━━ Provided information ━━

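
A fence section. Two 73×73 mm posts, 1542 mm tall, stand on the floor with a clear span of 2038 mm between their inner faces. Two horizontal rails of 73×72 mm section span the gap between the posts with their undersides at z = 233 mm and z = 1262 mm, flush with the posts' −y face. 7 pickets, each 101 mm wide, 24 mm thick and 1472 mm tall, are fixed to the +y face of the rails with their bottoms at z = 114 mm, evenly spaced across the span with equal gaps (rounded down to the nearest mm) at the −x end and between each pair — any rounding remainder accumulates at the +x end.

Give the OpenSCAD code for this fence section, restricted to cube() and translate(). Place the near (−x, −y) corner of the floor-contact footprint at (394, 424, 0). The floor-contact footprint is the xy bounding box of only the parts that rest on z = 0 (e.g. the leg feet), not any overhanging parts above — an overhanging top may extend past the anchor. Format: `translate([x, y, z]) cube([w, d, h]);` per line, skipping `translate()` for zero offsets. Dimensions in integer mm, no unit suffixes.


translate([394, 424, 0]) cube([73, 73, 1542]);
translate([2505, 424, 0]) cube([73, 73, 1542]);
translate([467, 424, 233]) cube([2038, 73, 72]);
translate([467, 424, 1262]) cube([2038, 73, 72]);
translate([633, 497, 114]) cube([101, 24, 1472]);
translate([900, 497, 114]) cube([101, 24, 1472]);
translate([1167, 497, 114]) cube([101, 24, 1472]);
translate([1434, 497, 114]) cube([101, 24, 1472]);
translate([1701, 497, 114]) cube([101, 24, 1472]);
translate([1968, 497, 114]) cube([101, 24, 1472]);
translate([2235, 497, 114]) cube([101, 24, 1472]);


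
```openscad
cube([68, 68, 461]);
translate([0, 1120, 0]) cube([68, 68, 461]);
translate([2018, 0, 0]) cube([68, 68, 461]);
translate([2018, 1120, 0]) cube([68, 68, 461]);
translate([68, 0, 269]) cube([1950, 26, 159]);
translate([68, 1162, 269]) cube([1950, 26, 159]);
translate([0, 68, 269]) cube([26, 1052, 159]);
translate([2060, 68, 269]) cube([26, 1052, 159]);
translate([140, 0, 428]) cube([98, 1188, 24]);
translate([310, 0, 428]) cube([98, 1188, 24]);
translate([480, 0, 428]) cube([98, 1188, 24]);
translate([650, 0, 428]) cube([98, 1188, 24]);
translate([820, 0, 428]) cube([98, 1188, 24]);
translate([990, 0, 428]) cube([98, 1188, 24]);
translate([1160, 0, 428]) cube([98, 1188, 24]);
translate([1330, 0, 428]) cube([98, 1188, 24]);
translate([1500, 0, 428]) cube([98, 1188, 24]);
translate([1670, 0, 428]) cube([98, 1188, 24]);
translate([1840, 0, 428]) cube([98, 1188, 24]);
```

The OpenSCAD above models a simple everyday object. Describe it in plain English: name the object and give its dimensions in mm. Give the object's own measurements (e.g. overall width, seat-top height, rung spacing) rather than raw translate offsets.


A bed frame 2086 mm long (x) by 1188 mm wide (y). Four 68×68 mm corner posts, 461 mm tall, at the corners of the footprint. Four rails of 26 mm thickness and 159 mm height run between adjacent posts with their undersides at z = 269 mm, their outer faces flush with the outside of the frame (the two x-running rails run between the posts' inner faces; the two y-running rails run between the posts' inner faces). 11 slats, each 98 mm wide (x) and 24 mm thick, lie across the top of the two x-running rails, running the full 1188 mm width of the frame in y; along x they sit between the end posts with a 72 mm gap after the −x posts and between neighbouring slats, leaving 80 mm before the +x posts.


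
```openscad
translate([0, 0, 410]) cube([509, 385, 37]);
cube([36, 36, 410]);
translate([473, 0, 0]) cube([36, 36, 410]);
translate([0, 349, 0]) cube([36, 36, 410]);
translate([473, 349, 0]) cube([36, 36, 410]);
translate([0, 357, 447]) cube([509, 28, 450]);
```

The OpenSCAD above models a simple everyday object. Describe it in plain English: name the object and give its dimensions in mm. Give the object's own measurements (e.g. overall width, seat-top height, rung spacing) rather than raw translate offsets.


A chair. The seat is a 509×385×37 mm slab with its top at z = 447 mm, on four 36×36 mm corner legs (flush with the seat edges, standing on z = 0). A flat backrest 28 mm thick, 450 mm tall, spans the full seat width and rises from the seat top along its +y edge, rear face flush with the rear of the seat.


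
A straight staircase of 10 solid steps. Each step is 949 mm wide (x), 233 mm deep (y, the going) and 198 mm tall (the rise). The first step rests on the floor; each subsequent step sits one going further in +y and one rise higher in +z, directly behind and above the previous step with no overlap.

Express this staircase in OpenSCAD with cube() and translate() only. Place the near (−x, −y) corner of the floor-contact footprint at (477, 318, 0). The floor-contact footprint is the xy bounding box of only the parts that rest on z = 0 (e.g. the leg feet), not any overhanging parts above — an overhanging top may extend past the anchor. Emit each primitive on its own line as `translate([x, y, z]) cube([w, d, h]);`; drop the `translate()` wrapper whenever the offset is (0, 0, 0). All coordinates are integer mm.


translate([477, 318, 0]) cube([949, 233, 198]);
translate([477, 551, 198]) cube([949, 233, 198]);
translate([477, 784, 396]) cube([949, 233, 198]);
translate([477, 1017, 594]) cube([949, 233, 198]);
translate([477, 1250, 792]) cube([949, 233, 198]);
translate([477, 1483, 990]) cube([949, 233, 198]);
translate([477, 1716, 1188]) cube([949, 233, 198]);
translate([477, 1949, 1386]) cube([949, 233, 198]);
translate([477, 2182, 1584]) cube([949, 233, 198]);
translate([477, 2415, 1782]) cube([949, 233, 198]);


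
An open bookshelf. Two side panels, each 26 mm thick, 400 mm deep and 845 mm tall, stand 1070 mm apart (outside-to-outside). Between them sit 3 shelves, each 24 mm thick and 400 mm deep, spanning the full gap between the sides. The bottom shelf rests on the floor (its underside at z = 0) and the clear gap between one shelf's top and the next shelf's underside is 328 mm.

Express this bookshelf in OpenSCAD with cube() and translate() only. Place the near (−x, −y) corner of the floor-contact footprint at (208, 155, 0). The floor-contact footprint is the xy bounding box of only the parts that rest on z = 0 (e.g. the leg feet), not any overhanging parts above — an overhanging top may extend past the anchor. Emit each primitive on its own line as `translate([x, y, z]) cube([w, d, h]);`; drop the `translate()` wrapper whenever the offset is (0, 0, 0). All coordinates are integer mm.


translate([208, 155, 0]) cube([26, 400, 845]);
translate([1252, 155, 0]) cube([26, 400, 845]);
translate([234, 155, 0]) cube([1018, 400, 24]);
translate([234, 155, 352]) cube([1018, 400, 24]);
translate([234, 155, 704]) cube([1018, 400, 24]);


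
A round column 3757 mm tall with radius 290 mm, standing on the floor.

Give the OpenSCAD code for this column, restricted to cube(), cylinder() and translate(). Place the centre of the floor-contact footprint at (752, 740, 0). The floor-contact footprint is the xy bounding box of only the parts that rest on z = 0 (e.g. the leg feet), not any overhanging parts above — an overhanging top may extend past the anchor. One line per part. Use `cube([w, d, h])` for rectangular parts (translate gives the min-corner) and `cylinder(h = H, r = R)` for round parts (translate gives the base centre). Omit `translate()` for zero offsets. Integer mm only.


translate([752, 740, 0]) cylinder(h = 3757, r = 290);


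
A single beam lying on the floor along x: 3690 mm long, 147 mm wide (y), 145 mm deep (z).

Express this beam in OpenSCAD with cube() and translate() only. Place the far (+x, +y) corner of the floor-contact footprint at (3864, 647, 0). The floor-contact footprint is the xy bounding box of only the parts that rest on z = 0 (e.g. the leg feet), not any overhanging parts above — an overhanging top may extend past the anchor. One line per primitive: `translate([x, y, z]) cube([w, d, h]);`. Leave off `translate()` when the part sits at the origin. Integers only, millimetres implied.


translate([174, 500, 0]) cube([3690, 147, 145]);


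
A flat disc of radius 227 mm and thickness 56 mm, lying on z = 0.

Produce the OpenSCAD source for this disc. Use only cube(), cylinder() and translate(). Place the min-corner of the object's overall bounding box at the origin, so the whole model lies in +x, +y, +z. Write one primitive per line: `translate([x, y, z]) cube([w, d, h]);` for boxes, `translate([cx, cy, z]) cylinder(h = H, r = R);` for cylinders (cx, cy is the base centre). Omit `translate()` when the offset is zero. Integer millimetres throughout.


translate([227, 227, 0]) cylinder(h = 56, r = 227);


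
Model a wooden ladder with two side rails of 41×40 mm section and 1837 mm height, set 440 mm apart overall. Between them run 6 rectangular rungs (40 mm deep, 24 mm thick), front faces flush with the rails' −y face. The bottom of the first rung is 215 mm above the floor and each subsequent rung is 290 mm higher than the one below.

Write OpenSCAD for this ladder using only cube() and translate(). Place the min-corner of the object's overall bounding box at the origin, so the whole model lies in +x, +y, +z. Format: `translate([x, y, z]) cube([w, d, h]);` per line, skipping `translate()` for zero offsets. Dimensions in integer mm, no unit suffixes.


cube([41, 40, 1837]);
translate([399, 0, 0]) cube([41, 40, 1837]);
translate([41, 0, 215]) cube([358, 40, 24]);
translate([41, 0, 505]) cube([358, 40, 24]);
translate([41, 0, 795]) cube([358, 40, 24]);
translate([41, 0, 1085]) cube([358, 40, 24]);
translate([41, 0, 1375]) cube([358, 40, 24]);
translate([41, 0, 1665]) cube([358, 40, 24]);


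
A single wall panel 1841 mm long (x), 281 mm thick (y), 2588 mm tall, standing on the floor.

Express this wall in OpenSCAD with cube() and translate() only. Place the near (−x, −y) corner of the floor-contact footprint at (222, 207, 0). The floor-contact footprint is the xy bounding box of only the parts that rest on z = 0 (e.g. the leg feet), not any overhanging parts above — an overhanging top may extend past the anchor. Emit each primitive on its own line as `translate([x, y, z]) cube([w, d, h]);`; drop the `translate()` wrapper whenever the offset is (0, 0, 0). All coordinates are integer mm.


translate([222, 207, 0]) cube([1841, 281, 2588]);


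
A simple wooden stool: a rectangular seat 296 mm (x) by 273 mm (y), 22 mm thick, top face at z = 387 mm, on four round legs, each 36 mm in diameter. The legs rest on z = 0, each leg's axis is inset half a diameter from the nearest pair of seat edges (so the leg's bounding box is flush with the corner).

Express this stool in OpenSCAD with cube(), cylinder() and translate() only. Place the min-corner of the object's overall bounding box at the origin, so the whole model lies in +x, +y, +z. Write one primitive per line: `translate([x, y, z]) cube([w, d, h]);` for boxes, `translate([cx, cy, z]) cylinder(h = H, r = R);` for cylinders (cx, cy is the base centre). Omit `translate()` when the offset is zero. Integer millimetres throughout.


translate([0, 0, 365]) cube([296, 273, 22]);
translate([18, 18, 0]) cylinder(h = 365, r = 18);
translate([278, 18, 0]) cylinder(h = 365, r = 18);
translate([18, 255, 0]) cylinder(h = 365, r = 18);
translate([278, 255, 0]) cylinder(h = 365, r = 18);


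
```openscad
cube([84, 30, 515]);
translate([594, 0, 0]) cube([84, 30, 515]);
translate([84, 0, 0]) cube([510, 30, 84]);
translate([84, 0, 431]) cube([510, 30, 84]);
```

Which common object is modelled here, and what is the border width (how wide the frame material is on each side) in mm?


A picture frame. The border width is 84 mm.

Four thin pieces enclosing a rectangular opening — a picture frame. The two full-height stiles are 515 mm tall; the top rail sits at z = 431 and is 84 mm tall, so the border above the opening is 515 − 431 = 84 mm, matching the stile x-width.


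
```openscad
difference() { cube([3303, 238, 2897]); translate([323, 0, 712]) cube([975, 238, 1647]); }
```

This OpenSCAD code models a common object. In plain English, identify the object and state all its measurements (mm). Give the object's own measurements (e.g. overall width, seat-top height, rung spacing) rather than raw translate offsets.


A wall 3303 mm long (x), 238 mm thick (y), 2897 mm tall, with a rectangular window opening cut through it. The opening is 975 mm wide and 1647 mm tall; its sill is at z = 712 mm and its near (−x) edge is 323 mm from the wall's −x end. The opening passes through the full wall thickness.


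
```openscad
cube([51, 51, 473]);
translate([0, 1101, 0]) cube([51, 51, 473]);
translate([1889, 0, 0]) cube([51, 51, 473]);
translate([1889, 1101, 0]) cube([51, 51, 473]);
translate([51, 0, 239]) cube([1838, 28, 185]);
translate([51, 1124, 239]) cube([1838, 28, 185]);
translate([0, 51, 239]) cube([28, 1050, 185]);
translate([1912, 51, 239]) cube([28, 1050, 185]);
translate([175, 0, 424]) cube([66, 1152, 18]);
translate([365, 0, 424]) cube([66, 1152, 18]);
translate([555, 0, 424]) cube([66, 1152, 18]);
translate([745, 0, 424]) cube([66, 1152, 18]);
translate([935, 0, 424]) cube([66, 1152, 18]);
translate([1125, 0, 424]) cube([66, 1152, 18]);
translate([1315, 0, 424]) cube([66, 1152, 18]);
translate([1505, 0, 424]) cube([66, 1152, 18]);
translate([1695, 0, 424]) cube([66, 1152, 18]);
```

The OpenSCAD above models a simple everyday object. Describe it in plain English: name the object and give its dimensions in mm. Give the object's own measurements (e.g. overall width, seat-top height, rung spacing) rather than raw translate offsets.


A bed frame 1940 mm long (x) by 1152 mm wide (y). Four 51×51 mm corner posts, 473 mm tall, at the corners of the footprint. Four rails of 28 mm thickness and 185 mm height run between adjacent posts with their undersides at z = 239 mm, their outer faces flush with the outside of the frame (the two x-running rails run between the posts' inner faces; the two y-running rails run between the posts' inner faces). 9 slats, each 66 mm wide (x) and 18 mm thick, lie across the top of the two x-running rails, running the full 1152 mm width of the frame in y; along x they sit between the end posts with a 124 mm gap after the −x posts and between neighbouring slats, leaving 128 mm before the +x posts.


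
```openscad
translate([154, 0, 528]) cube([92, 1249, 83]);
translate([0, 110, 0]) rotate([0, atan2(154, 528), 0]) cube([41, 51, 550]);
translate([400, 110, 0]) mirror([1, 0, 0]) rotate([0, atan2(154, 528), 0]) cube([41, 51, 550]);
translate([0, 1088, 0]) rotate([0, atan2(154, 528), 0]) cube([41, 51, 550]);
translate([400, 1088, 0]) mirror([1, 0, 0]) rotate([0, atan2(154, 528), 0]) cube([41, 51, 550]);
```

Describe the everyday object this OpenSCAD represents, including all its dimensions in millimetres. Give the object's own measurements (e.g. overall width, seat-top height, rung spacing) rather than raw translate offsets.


A sawhorse. A 92×1249×83 mm beam (x, y, z) sits on two A-frame leg pairs. Each pair is two raked legs of 41×51 mm section (51 mm along y) splaying symmetrically in x. Each leg rises 528 mm vertically over 154 mm of horizontal reach and is 550 mm long along its own axis. Every leg's outer bottom edge rests on the floor and its outer top edge meets a bottom edge of the beam — the left legs (tilting toward +x) meet the beam's −x bottom edge, the right legs (their mirror images, tilting toward −x) meet its +x bottom edge — so the leg tops tuck under the beam, the beam's underside is 528 mm above the floor, and the feet are 400 mm apart outside-to-outside with the beam centred between them. The two leg pairs are set in 110 mm from either end of the beam.


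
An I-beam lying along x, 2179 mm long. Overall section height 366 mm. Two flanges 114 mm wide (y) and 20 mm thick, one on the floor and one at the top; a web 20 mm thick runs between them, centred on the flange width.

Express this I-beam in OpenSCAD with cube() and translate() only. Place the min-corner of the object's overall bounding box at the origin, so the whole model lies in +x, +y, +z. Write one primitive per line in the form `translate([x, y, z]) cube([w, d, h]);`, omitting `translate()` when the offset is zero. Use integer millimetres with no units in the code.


cube([2179, 114, 20]);
translate([0, 47, 20]) cube([2179, 20, 326]);
translate([0, 0, 346]) cube([2179, 114, 20]);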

━━━

■ Task brief ■
Look through the data above. Each line containing the word "clear" needs to be copied.

■ Finished exercise ■
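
A fence section. Two 73×73 mm posts, 1542 mm tall, stand on the floor with a clear span of 2038 mm between their inner faces. Two horizontal rails of 73×72 mm section span the gap between the posts with their undersides at z = 233 mm and z = 1262 mm, flush with the posts' −y face. 7 pickets, each 101 mm wide, 24 mm thick and 1472 mm tall, are fixed to the +y face of the rails with their bottoms at z = 114 mm, evenly spaced across the span with equal gaps (rounded down to the nearest mm) at the −x end and between each pair — any rounding remainder accumulates at the +x end.
An open bookshelf. Two side panels, each 26 mm thick, 400 mm deep and 845 mm tall, stand 1070 mm apart (outside-to-outside). Between them sit 3 shelves, each 24 mm thick and 400 mm deep, spanning the full gap between the sides. The bottom shelf rests on the floor (its underside at z = 0) and the clear gap between one shelf's top and the next shelf's underside is 328 mm.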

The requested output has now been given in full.